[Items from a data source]
[Start of Attachment]
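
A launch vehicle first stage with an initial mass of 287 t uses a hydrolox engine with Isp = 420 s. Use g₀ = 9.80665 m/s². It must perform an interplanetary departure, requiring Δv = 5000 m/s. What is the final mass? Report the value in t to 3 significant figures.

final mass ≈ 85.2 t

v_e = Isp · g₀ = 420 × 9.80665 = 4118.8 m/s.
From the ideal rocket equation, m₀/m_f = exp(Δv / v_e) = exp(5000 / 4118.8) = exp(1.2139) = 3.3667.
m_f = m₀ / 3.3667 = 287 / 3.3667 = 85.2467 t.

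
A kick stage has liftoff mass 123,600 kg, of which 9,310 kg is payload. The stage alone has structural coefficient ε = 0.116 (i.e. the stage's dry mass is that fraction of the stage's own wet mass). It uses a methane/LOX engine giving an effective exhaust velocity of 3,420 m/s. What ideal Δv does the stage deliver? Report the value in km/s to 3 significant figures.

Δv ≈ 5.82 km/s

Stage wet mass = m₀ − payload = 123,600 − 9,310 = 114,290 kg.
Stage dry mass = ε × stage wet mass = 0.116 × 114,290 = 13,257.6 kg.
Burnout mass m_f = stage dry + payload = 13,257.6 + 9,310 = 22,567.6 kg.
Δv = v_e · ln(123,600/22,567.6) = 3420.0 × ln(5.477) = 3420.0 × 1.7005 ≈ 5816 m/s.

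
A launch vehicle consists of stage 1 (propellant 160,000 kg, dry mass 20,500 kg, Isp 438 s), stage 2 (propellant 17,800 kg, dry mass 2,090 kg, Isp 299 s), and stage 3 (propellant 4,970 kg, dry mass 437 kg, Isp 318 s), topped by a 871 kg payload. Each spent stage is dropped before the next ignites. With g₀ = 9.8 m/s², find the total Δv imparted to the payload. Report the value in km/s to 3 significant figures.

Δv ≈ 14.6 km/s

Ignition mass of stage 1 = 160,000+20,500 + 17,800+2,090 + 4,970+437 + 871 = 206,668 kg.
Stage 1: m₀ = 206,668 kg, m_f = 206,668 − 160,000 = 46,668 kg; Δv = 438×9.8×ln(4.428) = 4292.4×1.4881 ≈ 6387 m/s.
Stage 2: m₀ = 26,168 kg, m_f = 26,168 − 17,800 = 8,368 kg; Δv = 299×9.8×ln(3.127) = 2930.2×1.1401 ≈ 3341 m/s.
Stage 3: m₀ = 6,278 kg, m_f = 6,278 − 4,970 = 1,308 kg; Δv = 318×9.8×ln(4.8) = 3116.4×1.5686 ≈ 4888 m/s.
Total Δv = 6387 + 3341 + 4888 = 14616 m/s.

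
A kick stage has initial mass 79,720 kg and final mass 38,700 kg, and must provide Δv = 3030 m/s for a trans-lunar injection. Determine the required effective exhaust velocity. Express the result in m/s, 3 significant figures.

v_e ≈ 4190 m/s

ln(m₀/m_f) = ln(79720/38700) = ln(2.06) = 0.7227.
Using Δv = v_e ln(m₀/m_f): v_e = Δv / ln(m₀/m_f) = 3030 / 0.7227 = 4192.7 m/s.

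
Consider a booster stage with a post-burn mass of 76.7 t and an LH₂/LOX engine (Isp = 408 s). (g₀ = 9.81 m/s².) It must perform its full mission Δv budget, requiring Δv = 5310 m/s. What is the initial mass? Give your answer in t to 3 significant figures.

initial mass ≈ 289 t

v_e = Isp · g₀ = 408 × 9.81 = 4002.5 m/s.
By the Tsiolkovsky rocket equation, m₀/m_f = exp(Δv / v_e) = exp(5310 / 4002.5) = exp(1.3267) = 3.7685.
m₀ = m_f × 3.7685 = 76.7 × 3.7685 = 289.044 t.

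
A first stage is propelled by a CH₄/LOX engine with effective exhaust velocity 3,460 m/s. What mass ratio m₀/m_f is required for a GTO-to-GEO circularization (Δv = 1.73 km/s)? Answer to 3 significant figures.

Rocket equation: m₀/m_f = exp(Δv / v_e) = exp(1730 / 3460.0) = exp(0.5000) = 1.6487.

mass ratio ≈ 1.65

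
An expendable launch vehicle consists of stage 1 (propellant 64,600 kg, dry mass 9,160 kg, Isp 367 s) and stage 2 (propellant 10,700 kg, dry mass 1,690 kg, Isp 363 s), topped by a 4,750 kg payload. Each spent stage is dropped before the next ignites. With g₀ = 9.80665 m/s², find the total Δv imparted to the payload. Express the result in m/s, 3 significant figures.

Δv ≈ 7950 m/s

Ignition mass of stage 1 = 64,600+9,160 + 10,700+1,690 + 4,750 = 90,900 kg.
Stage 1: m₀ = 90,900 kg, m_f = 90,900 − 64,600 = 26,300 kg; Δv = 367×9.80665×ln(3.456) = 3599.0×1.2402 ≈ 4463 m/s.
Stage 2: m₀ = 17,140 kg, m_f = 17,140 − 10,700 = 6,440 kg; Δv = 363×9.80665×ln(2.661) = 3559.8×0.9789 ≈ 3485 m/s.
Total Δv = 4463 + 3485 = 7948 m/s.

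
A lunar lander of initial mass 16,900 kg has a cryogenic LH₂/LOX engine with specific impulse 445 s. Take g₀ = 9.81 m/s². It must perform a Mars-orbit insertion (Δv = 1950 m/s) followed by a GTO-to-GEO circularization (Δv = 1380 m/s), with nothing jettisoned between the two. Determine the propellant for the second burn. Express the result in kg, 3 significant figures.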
[End of Attachment]
[Start of Attachment]
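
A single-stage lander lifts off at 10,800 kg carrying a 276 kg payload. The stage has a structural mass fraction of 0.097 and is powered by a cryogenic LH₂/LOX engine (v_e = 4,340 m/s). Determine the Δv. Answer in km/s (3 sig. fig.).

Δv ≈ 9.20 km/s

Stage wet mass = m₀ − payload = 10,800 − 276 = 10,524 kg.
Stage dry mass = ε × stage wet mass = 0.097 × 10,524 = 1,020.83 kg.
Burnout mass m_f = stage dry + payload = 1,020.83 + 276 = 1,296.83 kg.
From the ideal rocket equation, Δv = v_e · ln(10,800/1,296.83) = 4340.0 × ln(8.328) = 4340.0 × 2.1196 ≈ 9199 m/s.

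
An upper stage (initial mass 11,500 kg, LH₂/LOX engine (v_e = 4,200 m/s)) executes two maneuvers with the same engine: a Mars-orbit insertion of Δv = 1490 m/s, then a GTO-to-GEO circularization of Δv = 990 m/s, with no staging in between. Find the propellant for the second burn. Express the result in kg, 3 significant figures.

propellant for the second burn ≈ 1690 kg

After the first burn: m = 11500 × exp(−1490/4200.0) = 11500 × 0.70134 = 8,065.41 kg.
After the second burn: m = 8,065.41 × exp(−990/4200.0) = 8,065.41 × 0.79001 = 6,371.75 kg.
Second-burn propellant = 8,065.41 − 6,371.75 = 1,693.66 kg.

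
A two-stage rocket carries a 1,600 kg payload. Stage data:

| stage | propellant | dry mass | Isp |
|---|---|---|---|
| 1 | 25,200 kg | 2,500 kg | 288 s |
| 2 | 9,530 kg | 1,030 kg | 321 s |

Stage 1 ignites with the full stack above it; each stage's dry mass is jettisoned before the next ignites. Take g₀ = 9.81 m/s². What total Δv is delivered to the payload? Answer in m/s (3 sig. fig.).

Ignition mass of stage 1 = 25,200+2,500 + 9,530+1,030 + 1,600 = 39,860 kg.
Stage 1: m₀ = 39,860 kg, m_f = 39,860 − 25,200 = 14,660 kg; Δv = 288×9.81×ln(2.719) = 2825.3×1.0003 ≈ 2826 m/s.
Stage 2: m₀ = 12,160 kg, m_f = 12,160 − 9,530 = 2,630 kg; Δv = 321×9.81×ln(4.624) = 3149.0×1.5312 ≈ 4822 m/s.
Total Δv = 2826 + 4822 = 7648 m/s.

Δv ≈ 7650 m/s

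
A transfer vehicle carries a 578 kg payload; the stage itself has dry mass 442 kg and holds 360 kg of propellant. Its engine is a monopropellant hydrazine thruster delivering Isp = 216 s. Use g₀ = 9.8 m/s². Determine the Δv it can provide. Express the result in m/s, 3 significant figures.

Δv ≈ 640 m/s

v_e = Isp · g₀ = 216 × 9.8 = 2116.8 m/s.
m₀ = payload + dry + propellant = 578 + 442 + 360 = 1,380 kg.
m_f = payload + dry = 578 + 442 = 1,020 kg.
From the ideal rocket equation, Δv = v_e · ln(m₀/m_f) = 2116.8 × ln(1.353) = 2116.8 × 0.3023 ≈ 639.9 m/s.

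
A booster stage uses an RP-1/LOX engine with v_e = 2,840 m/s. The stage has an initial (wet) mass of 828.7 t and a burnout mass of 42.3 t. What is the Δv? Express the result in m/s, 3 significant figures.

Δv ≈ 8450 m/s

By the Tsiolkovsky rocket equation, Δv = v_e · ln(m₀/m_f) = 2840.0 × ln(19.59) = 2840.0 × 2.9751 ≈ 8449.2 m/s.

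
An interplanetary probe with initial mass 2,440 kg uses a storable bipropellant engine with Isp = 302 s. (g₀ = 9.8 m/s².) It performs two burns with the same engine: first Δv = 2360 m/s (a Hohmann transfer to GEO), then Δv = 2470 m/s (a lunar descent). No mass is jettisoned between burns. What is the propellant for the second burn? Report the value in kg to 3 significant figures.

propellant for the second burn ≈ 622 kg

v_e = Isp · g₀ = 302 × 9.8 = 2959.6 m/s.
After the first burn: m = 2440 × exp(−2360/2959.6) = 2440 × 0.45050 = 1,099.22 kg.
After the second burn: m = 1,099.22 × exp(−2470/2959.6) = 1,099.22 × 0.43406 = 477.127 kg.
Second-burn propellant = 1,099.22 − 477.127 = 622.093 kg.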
[End of Attachment]
[Start of Attachment]
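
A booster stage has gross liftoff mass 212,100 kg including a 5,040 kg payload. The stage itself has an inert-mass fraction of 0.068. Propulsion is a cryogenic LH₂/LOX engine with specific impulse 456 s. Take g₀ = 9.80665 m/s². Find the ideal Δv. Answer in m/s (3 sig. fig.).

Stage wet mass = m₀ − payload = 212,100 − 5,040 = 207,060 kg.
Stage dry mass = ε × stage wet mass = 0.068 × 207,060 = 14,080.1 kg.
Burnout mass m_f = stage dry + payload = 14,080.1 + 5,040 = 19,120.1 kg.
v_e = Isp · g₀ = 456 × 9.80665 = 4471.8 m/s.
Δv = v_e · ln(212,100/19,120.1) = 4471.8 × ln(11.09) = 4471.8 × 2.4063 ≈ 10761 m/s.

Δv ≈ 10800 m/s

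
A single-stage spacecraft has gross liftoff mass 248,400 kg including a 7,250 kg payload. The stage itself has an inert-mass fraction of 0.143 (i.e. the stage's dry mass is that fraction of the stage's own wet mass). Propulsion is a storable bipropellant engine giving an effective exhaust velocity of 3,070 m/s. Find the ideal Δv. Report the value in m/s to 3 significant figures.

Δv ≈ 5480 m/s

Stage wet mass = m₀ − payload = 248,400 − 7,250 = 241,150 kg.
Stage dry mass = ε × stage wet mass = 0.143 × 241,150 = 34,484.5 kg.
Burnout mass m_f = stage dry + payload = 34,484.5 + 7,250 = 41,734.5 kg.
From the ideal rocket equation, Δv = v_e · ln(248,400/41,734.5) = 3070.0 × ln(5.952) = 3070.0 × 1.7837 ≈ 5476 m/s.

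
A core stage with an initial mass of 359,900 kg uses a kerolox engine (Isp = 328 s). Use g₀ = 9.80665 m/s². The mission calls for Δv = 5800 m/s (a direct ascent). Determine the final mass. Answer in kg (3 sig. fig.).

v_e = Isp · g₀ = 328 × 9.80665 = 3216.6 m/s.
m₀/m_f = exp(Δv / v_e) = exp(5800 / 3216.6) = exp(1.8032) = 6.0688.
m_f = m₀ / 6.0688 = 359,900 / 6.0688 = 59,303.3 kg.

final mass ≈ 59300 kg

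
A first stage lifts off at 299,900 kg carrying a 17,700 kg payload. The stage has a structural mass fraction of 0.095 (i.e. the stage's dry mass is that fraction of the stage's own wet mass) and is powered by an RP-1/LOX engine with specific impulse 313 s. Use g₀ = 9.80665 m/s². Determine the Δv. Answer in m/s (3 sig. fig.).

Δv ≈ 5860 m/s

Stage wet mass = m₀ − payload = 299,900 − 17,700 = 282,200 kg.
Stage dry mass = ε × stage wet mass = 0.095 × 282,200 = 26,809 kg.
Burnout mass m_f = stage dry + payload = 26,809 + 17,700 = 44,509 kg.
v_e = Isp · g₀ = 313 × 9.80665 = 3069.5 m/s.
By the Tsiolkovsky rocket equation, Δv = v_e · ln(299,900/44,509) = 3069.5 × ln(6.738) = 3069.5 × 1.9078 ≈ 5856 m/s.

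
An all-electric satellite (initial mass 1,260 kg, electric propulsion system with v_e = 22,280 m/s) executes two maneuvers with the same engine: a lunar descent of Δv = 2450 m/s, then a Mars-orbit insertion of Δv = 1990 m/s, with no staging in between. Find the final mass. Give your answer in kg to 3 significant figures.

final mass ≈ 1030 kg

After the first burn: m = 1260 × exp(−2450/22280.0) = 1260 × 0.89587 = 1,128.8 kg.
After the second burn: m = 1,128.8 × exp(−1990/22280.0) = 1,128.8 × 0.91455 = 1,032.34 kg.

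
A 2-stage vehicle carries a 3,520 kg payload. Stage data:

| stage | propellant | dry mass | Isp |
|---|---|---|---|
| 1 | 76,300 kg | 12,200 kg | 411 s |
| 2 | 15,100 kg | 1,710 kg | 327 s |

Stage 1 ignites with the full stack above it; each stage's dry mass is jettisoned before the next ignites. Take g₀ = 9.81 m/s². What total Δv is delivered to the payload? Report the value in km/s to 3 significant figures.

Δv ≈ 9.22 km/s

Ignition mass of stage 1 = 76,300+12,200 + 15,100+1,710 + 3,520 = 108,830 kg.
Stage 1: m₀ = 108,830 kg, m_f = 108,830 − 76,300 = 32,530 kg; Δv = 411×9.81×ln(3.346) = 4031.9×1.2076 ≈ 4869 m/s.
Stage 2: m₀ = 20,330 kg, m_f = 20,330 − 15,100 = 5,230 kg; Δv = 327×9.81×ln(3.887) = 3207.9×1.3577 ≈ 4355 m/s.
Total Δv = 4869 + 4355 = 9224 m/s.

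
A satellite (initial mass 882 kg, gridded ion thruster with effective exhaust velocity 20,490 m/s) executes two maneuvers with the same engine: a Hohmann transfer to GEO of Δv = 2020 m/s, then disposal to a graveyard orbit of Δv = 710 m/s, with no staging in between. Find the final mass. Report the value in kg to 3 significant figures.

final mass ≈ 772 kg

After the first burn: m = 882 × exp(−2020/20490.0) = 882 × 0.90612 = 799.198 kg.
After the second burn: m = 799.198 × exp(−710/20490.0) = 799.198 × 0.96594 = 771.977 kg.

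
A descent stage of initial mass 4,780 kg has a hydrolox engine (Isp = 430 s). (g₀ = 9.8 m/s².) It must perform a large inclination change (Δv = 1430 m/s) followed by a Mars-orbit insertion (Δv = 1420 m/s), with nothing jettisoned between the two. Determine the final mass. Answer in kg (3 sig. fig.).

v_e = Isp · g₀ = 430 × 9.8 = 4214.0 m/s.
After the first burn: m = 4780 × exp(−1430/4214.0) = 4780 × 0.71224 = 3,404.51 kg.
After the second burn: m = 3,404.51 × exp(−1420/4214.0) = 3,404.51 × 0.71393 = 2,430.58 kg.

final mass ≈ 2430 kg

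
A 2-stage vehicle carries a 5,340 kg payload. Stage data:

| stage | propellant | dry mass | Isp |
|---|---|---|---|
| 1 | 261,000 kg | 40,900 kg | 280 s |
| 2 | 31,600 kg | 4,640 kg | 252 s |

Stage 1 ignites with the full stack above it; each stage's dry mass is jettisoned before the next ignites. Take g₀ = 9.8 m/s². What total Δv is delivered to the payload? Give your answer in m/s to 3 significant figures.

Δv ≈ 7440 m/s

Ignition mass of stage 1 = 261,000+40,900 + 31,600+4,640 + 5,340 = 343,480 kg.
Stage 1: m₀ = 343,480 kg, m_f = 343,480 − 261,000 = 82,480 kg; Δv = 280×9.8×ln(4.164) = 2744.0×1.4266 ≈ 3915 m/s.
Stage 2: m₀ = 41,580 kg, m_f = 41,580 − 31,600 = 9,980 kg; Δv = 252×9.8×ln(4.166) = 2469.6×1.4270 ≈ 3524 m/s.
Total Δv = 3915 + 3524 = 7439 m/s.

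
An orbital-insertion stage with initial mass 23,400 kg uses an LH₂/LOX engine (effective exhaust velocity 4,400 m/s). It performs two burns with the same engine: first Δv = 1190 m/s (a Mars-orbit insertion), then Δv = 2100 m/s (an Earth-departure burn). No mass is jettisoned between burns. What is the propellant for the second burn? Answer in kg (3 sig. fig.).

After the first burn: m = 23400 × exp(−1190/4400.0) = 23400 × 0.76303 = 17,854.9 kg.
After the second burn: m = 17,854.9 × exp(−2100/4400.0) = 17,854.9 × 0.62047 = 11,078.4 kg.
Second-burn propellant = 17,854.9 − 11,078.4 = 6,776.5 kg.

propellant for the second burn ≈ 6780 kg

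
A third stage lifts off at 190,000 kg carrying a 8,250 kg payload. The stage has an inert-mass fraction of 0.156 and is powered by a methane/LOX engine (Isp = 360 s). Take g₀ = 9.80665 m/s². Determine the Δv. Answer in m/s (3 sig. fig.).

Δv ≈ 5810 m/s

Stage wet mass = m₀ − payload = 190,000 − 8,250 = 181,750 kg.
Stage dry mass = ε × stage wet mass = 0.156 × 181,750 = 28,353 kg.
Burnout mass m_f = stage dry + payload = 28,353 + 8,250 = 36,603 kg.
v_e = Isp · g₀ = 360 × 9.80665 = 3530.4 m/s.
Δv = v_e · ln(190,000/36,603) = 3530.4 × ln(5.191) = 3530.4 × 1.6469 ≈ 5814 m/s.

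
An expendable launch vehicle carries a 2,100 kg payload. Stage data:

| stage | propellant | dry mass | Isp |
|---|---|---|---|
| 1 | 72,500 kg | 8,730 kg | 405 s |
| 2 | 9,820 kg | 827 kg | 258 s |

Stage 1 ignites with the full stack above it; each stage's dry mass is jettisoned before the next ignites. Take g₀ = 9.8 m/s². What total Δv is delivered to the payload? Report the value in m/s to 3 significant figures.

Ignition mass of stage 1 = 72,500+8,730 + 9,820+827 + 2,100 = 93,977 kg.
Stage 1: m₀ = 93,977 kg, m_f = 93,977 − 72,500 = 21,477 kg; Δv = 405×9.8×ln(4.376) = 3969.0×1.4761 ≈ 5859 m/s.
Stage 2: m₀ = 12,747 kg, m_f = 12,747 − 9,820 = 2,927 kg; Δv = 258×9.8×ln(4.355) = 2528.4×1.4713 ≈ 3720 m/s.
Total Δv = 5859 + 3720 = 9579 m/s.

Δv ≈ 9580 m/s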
[End of Attachment]
## WHAT TO WORK ON:
Give back the records above exactly, limited to the lines between the one holding "An expendable launch vehicle carries" and the one holding "kg | 258 s |", inclusive.

## FINISHED EXERCISE:
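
An expendable launch vehicle carries a 2,100 kg payload. Stage data:

| stage | propellant | dry mass | Isp |
|---|---|---|---|
| 1 | 72,500 kg | 8,730 kg | 405 s |
| 2 | 9,820 kg | 827 kg | 258 s |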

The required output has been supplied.